• [Exercise brief] Only the lines from the one containing "Gauge: 14 stitches" through the last line of the data are to be written out, exactly and in full.
****************************************
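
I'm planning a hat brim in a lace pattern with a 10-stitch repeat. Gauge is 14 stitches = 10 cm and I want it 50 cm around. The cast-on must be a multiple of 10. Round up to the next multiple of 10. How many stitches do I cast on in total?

70 stitches.

14 / 10 = 1.4 sts per cm.
50 × 1.4 = 70.00 sts.
Next multiple of 10: 70.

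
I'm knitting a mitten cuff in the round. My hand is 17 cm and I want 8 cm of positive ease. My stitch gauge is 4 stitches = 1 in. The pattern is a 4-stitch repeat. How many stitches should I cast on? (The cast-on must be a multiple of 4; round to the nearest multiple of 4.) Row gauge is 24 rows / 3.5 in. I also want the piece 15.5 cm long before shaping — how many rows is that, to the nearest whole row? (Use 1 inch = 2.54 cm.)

Finished = 17 + 8 = 25 cm.
25 cm × 1/2.54 = 9.84 inches.
4/1 = 4 sts per in; 9.84 × 4 = 39.37 sts.
Nearest multiple of 4 → 40.
15.5 cm = 6.10 inches; × 6.857 = 41.84 → 42 rows.

Cast on 40 stitches; work 42 rows.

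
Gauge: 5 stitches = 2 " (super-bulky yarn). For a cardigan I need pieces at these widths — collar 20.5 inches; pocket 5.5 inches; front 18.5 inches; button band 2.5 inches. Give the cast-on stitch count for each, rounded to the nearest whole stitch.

collar 51; pocket 14; front 46; button band 6.

Rate = 5/2 = 2.5 sts per in.
collar: 20.5 × 2.5 = 51.25 → 51.
pocket: 5.5 × 2.5 = 13.75 → 14.
front: 18.5 × 2.5 = 46.25 → 46.
button band: 2.5 × 2.5 = 6.25 → 6.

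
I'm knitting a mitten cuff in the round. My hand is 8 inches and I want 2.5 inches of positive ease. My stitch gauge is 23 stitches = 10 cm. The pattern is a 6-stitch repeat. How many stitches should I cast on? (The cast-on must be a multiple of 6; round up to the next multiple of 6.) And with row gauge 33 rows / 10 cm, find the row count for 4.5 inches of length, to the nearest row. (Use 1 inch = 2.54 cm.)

Finished = 8 + 2.5 = 10.5 inches.
10.5 inches × 2.54 = 26.67 cm.
23/10 = 2.3 sts per cm; 26.67 × 2.3 = 61.34 sts.
Next multiple of 6 → 66.
4.5 inches = 11.43 cm; × 3.3 = 37.72 → 38 rows.

Cast on 66 stitches; work 38 rows.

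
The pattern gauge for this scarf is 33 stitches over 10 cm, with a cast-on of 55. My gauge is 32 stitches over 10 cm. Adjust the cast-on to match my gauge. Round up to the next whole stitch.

CO 54 sts.

Scale factor = 32 / 33 = 0.970.
55 × 32 / 33 = 53.33 sts.
→ 54 sts.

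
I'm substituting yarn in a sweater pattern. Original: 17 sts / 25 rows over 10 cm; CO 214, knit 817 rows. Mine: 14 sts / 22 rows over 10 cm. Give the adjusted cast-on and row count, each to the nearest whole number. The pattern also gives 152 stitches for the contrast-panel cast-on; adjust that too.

Cast on 176 stitches; work 719 rows; contrast-panel cast-on 125 stitches.

Stitches: 214 × 14/17 = 176.24 → 176.
Rows: 817 × 22/25 = 718.96 → 719.
contrast-panel cast-on: 152 × 14/17 = 125.18 → 125.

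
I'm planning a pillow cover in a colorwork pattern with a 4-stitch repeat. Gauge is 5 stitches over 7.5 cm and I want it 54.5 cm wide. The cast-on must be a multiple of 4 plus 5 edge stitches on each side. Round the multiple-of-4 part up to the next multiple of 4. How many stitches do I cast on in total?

5 / 7.5 = 0.667 sts per cm.
54.5 × 0.667 = 36.33 sts.
Less 10 edge sts → 26.33 for the repeat.
Next multiple of 4: 28.
Add back 10 edge sts → 38.

Cast on 38 stitches.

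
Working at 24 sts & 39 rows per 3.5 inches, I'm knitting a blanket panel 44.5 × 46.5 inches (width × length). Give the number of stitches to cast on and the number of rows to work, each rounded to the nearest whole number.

Stitch gauge = 24/3.5 = 6.857 sts/in; 44.5 × 6.857 = 305.14 → 305 sts.
Row gauge = 39/3.5 = 11.143 rows/in; 46.5 × 11.143 = 518.14 → 518 rows.

Cast on 305 stitches and work 518 rows.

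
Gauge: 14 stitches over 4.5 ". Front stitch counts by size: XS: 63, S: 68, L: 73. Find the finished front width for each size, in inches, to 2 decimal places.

14/4.5 = 3.111 sts per in.
XS: 63 / 3.111 = 20.250 → 20.25 in.
S: 68 / 3.111 = 21.857 → 21.86 in.
L: 73 / 3.111 = 23.464 → 23.46 in.

XS 20.25 inches; S 21.86 inches; L 23.46 inches.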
****************************************
• [Written reply]
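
Gauge: 14 stitches over 4.5 ". Front stitch counts by size: XS: 63, S: 68, L: 73. Find the finished front width for each size, in inches, to 2 decimal places.

14/4.5 = 3.111 sts per in.
XS: 63 / 3.111 = 20.250 → 20.25 in.
S: 68 / 3.111 = 21.857 → 21.86 in.
L: 73 / 3.111 = 23.464 → 23.46 in.

XS 20.25 inches; S 21.86 inches; L 23.46 inches.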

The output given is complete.